[[ SOURCE MATERIAL, beginning ]]

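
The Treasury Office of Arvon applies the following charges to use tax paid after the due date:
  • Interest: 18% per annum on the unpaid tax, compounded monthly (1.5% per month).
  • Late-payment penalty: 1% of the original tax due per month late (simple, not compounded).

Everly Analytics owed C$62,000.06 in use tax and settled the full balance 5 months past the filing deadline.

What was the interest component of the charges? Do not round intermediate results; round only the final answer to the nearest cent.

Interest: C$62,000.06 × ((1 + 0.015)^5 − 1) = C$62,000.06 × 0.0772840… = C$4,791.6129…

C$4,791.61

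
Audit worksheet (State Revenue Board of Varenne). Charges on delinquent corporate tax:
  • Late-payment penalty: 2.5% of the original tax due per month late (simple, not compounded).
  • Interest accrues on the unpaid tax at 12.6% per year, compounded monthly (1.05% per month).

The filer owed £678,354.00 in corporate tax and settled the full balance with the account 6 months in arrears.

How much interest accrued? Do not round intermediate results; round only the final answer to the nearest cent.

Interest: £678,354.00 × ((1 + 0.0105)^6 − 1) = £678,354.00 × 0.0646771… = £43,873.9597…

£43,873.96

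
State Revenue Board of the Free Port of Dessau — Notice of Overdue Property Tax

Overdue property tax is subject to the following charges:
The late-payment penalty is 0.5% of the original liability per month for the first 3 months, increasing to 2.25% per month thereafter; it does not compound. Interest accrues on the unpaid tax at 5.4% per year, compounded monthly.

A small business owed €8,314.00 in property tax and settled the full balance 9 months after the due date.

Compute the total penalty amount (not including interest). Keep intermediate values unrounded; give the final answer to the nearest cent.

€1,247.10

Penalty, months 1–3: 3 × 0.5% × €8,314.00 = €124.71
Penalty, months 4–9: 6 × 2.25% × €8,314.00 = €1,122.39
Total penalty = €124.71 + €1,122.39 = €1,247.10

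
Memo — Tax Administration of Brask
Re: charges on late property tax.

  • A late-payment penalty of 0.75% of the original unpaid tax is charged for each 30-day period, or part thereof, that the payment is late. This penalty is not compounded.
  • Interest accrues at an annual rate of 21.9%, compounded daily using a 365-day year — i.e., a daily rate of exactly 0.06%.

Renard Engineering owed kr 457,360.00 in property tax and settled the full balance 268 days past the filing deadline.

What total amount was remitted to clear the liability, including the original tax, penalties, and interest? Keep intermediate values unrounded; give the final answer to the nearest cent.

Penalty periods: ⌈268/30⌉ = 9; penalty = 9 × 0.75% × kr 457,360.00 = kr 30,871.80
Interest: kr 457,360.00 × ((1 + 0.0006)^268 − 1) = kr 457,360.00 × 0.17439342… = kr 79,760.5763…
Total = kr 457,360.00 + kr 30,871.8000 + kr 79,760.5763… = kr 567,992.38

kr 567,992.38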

[[ SOURCE MATERIAL, end ]]
[[ SOURCE MATERIAL, beginning ]]

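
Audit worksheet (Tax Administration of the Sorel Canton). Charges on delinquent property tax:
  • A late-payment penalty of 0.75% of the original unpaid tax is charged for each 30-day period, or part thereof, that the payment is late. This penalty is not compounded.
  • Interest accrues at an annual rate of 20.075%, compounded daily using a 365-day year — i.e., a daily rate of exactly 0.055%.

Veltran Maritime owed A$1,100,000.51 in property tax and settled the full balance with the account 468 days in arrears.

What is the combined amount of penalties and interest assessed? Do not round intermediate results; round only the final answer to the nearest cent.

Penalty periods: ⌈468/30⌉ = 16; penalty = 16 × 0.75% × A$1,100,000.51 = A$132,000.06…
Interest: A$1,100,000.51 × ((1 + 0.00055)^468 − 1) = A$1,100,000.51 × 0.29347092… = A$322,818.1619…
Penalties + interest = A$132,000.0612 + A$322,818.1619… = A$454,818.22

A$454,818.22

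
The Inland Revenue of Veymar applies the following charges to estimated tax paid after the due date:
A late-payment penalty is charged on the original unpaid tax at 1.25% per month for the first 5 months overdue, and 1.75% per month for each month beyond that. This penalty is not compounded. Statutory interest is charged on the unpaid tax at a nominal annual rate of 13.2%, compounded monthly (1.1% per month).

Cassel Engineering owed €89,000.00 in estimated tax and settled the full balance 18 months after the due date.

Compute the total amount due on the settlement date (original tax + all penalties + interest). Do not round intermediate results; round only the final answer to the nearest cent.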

[[ SOURCE MATERIAL, end ]]
[[ SOURCE MATERIAL, beginning ]]

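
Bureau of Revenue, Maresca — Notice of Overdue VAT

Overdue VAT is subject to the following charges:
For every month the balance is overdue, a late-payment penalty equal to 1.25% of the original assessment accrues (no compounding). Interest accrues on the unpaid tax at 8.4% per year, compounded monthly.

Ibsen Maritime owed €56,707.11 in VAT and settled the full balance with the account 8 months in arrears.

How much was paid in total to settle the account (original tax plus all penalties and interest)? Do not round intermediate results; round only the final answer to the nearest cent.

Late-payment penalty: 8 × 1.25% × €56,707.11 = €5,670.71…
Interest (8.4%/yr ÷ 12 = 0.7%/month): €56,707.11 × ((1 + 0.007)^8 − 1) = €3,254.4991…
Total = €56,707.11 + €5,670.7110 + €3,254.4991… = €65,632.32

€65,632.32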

[[ SOURCE MATERIAL, end ]]

= EXERCISE REQUIREMENTS =
Some lines of the data may hold the word "filing". Say how many do, with nothing else.

= EXERCISE RESPONSE =
2